Aim of the exercise
Using the records below, output the stretch that opens with the line containing "Rule 3: The" and closes with the line containing "Rule 4: Voiced", exactly and including both lines, with nothing more.

Dataset

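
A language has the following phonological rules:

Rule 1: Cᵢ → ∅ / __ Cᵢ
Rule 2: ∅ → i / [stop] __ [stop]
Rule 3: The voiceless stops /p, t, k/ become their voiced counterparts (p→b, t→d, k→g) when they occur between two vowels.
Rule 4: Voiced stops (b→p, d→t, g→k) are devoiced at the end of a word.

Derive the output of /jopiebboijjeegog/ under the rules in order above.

jobieboijeegok

Rule 1 (degemination): /bb/ is a geminate; the first /b/ deletes. /jj/ is a geminate; the first /j/ deletes. /jopiebboijjeegog/ → jopieboijeegog.
Rule 2 (stop-cluster i-epenthesis): no segment meets the environment; /jopieboijeegog/ is unchanged.
Rule 3 (intervocalic voicing): /p/ is a voiceless stop between vowels /o/ and /i/, so it voices to [b]. /jopieboijeegog/ → jobieboijeegog.
Rule 4 (final devoicing): /g/ is a voiced stop in word-final position, so it devoices to [k]. /jobieboijeegog/ → jobieboijeegok.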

Exercise answer
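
Rule 3: The voiceless stops /p, t, k/ become their voiced counterparts (p→b, t→d, k→g) when they occur between two vowels.
Rule 4: Voiced stops (b→p, d→t, g→k) are devoiced at the end of a word.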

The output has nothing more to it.